> **Problem to solve**: Print all of the data exactly, with no line missing.

> **Saved data entries**:

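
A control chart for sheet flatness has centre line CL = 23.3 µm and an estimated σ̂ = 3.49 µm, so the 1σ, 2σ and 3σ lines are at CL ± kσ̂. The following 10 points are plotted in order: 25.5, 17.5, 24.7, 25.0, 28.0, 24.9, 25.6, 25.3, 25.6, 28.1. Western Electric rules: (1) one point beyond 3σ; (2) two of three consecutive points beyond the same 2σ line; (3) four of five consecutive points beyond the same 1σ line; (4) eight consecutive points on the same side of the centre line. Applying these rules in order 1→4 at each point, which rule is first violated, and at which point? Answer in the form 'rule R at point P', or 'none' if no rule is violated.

Zone of each point (C = within 1σ̂, B = 1σ̂–2σ̂, A = 2σ̂–3σ̂, * = beyond 3σ̂; sign = side of CL): 1:+C, 2:-B, 3:+C, 4:+C, 5:+B, 6:+C, 7:+C, 8:+C, 9:+C, 10:+B
Rule 4 (eight consecutive points on the same side of the centre line) is satisfied at point 10.

rule 4 at point 10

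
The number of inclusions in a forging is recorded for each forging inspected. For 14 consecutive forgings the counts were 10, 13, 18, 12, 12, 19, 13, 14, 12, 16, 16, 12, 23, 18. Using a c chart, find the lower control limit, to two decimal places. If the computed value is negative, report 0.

c̄ = (10 + 13 + 18 + 12 + 12 + 19 + 13 + 14 + 12 + 16 + 16 + 12 + 23 + 18) / 14 = 208 / 14 = 14.8571
LCL = c̄ − 3√c̄ = 14.8571 − 3 × 3.8545 = 3.2937

3.29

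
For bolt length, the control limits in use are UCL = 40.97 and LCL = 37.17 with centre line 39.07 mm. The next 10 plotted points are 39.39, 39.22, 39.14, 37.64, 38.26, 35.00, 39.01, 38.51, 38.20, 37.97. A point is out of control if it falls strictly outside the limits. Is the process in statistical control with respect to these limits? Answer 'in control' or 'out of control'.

out of control

Compare each point to [37.17, 40.97]: sample 6 = 35.00 < LCL.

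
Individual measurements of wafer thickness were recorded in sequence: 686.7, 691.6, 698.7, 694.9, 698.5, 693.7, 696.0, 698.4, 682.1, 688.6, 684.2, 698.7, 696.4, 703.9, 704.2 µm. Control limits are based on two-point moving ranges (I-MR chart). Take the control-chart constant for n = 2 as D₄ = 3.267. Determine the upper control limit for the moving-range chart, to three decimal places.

18.832

Moving ranges: 4.9, 7.1, 3.8, 3.6, 4.8, 2.3, 2.4, 16.3, 6.5, 4.4, 14.5, 2.3, 7.5, 0.3; M̄R̄ = 80.7000 / 14 = 5.7643
UCL_MR = D₄·M̄R̄ = 3.267 × 5.7643 = 18.8319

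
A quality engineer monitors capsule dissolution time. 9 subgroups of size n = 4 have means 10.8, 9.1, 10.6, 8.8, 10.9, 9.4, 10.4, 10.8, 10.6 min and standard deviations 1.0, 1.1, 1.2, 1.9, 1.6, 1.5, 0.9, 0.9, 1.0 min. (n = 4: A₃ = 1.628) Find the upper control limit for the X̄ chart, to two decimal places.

X̄̄ = (10.8 + 9.1 + 10.6 + 8.8 + 10.9 + 9.4 + 10.4 + 10.8 + 10.6) / 9 = 10.1556
s̄ = (1.0 + 1.1 + 1.2 + 1.9 + 1.6 + 1.5 + 0.9 + 0.9 + 1.0) / 9 = 1.2333
UCL = X̄̄ + A₃·s̄ = 10.1556 + 1.628 × 1.2333 = 12.1634

12.16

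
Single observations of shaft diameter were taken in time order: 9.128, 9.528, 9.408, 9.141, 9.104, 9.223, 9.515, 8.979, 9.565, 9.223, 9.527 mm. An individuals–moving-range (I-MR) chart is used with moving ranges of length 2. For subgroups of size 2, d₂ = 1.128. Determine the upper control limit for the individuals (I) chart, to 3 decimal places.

X̄ = (9.128 + 9.528 + 9.408 + 9.141 + 9.104 + 9.223 + 9.515 + 8.979 + 9.565 + 9.223 + 9.527) / 11 = 9.3037
Moving ranges: 0.400, 0.120, 0.267, 0.037, 0.119, 0.292, 0.536, 0.586, 0.342, 0.304; M̄R̄ = 3.0030 / 10 = 0.3003
UCL = X̄ + 3·M̄R̄/d₂ = 9.3037 + 3 × 0.3003 / 1.128 = 10.1024

10.102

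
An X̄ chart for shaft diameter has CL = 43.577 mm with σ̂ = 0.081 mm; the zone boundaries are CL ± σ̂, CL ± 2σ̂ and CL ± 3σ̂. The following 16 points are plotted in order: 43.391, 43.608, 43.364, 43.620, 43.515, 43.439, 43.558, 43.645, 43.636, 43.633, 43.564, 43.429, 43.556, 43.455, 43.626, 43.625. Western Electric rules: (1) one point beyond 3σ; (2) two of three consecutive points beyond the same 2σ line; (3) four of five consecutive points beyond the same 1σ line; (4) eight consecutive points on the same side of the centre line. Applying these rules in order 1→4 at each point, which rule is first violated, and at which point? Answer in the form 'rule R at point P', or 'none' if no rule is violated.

rule 2 at point 3

Zone of each point (C = within 1σ̂, B = 1σ̂–2σ̂, A = 2σ̂–3σ̂, * = beyond 3σ̂; sign = side of CL): 1:-A, 2:+C, 3:-A, 4:+C, 5:-C, 6:-B, 7:-C, 8:+C, 9:+C, 10:+C, 11:-C, 12:-B, 13:-C, 14:-B, 15:+C, 16:+C
Rule 2 (two of three consecutive points beyond the same 2σ limit) is satisfied at point 3.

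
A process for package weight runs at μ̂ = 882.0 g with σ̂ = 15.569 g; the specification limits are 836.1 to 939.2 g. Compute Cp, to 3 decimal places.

Cp = (USL − LSL) / (6σ̂) = (939.2 − 836.1) / (6 × 15.569) = 103.1000 / 93.4140 = 1.1037

1.104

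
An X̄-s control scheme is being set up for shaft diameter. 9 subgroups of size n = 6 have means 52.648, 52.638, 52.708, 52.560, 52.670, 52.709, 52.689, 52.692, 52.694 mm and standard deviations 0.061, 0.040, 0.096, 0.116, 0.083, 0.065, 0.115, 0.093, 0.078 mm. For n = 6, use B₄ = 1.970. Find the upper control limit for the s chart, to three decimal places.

s̄ = (0.061 + 0.040 + 0.096 + 0.116 + 0.083 + 0.065 + 0.115 + 0.093 + 0.078) / 9 = 0.0830
UCL_s = B₄·s̄ = 1.970 × 0.0830 = 0.1635

0.164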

> **Exercise solution**:
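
A control chart for sheet flatness has centre line CL = 23.3 µm and an estimated σ̂ = 3.49 µm, so the 1σ, 2σ and 3σ lines are at CL ± kσ̂. The following 10 points are plotted in order: 25.5, 17.5, 24.7, 25.0, 28.0, 24.9, 25.6, 25.3, 25.6, 28.1. Western Electric rules: (1) one point beyond 3σ; (2) two of three consecutive points beyond the same 2σ line; (3) four of five consecutive points beyond the same 1σ line; (4) eight consecutive points on the same side of the centre line. Applying these rules in order 1→4 at each point, which rule is first violated, and at which point? Answer in the form 'rule R at point P', or 'none' if no rule is violated.

Zone of each point (C = within 1σ̂, B = 1σ̂–2σ̂, A = 2σ̂–3σ̂, * = beyond 3σ̂; sign = side of CL): 1:+C, 2:-B, 3:+C, 4:+C, 5:+B, 6:+C, 7:+C, 8:+C, 9:+C, 10:+B
Rule 4 (eight consecutive points on the same side of the centre line) is satisfied at point 10.

rule 4 at point 10

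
The number of inclusions in a forging is recorded for each forging inspected. For 14 consecutive forgings the counts were 10, 13, 18, 12, 12, 19, 13, 14, 12, 16, 16, 12, 23, 18. Using a c chart, find the lower control limit, to two decimal places. If the computed value is negative, report 0.

c̄ = (10 + 13 + 18 + 12 + 12 + 19 + 13 + 14 + 12 + 16 + 16 + 12 + 23 + 18) / 14 = 208 / 14 = 14.8571
LCL = c̄ − 3√c̄ = 14.8571 − 3 × 3.8545 = 3.2937

3.29

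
For bolt length, the control limits in use are UCL = 40.97 and LCL = 37.17 with centre line 39.07 mm. The next 10 plotted points are 39.39, 39.22, 39.14, 37.64, 38.26, 35.00, 39.01, 38.51, 38.20, 37.97. A point is out of control if it falls strictly outside the limits. Is the process in statistical control with respect to these limits? Answer 'in control' or 'out of control'.

out of control

Compare each point to [37.17, 40.97]: sample 6 = 35.00 < LCL.

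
Individual measurements of wafer thickness were recorded in sequence: 686.7, 691.6, 698.7, 694.9, 698.5, 693.7, 696.0, 698.4, 682.1, 688.6, 684.2, 698.7, 696.4, 703.9, 704.2 µm. Control limits are based on two-point moving ranges (I-MR chart). Take the control-chart constant for n = 2 as D₄ = 3.267. Determine the upper control limit for the moving-range chart, to three decimal places.

18.832

Moving ranges: 4.9, 7.1, 3.8, 3.6, 4.8, 2.3, 2.4, 16.3, 6.5, 4.4, 14.5, 2.3, 7.5, 0.3; M̄R̄ = 80.7000 / 14 = 5.7643
UCL_MR = D₄·M̄R̄ = 3.267 × 5.7643 = 18.8319

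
A quality engineer monitors capsule dissolution time. 9 subgroups of size n = 4 have means 10.8, 9.1, 10.6, 8.8, 10.9, 9.4, 10.4, 10.8, 10.6 min and standard deviations 1.0, 1.1, 1.2, 1.9, 1.6, 1.5, 0.9, 0.9, 1.0 min. (n = 4: A₃ = 1.628) Find the upper control limit for the X̄ chart, to two decimal places.

X̄̄ = (10.8 + 9.1 + 10.6 + 8.8 + 10.9 + 9.4 + 10.4 + 10.8 + 10.6) / 9 = 10.1556
s̄ = (1.0 + 1.1 + 1.2 + 1.9 + 1.6 + 1.5 + 0.9 + 0.9 + 1.0) / 9 = 1.2333
UCL = X̄̄ + A₃·s̄ = 10.1556 + 1.628 × 1.2333 = 12.1634

12.16

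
Single observations of shaft diameter were taken in time order: 9.128, 9.528, 9.408, 9.141, 9.104, 9.223, 9.515, 8.979, 9.565, 9.223, 9.527 mm. An individuals–moving-range (I-MR) chart is used with moving ranges of length 2. For subgroups of size 2, d₂ = 1.128. Determine the upper control limit for the individuals (I) chart, to 3 decimal places.

X̄ = (9.128 + 9.528 + 9.408 + 9.141 + 9.104 + 9.223 + 9.515 + 8.979 + 9.565 + 9.223 + 9.527) / 11 = 9.3037
Moving ranges: 0.400, 0.120, 0.267, 0.037, 0.119, 0.292, 0.536, 0.586, 0.342, 0.304; M̄R̄ = 3.0030 / 10 = 0.3003
UCL = X̄ + 3·M̄R̄/d₂ = 9.3037 + 3 × 0.3003 / 1.128 = 10.1024

10.102

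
An X̄ chart for shaft diameter has CL = 43.577 mm with σ̂ = 0.081 mm; the zone boundaries are CL ± σ̂, CL ± 2σ̂ and CL ± 3σ̂. The following 16 points are plotted in order: 43.391, 43.608, 43.364, 43.620, 43.515, 43.439, 43.558, 43.645, 43.636, 43.633, 43.564, 43.429, 43.556, 43.455, 43.626, 43.625. Western Electric rules: (1) one point beyond 3σ; (2) two of three consecutive points beyond the same 2σ line; (3) four of five consecutive points beyond the same 1σ line; (4) eight consecutive points on the same side of the centre line. Applying these rules in order 1→4 at each point, which rule is first violated, and at which point? Answer in the form 'rule R at point P', or 'none' if no rule is violated.

rule 2 at point 3

Zone of each point (C = within 1σ̂, B = 1σ̂–2σ̂, A = 2σ̂–3σ̂, * = beyond 3σ̂; sign = side of CL): 1:-A, 2:+C, 3:-A, 4:+C, 5:-C, 6:-B, 7:-C, 8:+C, 9:+C, 10:+C, 11:-C, 12:-B, 13:-C, 14:-B, 15:+C, 16:+C
Rule 2 (two of three consecutive points beyond the same 2σ limit) is satisfied at point 3.

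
A process for package weight runs at μ̂ = 882.0 g with σ̂ = 15.569 g; the specification limits are 836.1 to 939.2 g. Compute Cp, to 3 decimal places.

Cp = (USL − LSL) / (6σ̂) = (939.2 − 836.1) / (6 × 15.569) = 103.1000 / 93.4140 = 1.1037

1.104

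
An X̄-s control scheme is being set up for shaft diameter. 9 subgroups of size n = 6 have means 52.648, 52.638, 52.708, 52.560, 52.670, 52.709, 52.689, 52.692, 52.694 mm and standard deviations 0.061, 0.040, 0.096, 0.116, 0.083, 0.065, 0.115, 0.093, 0.078 mm. For n = 6, use B₄ = 1.970. Find the upper control limit for the s chart, to three decimal places.

s̄ = (0.061 + 0.040 + 0.096 + 0.116 + 0.083 + 0.065 + 0.115 + 0.093 + 0.078) / 9 = 0.0830
UCL_s = B₄·s̄ = 1.970 × 0.0830 = 0.1635

0.164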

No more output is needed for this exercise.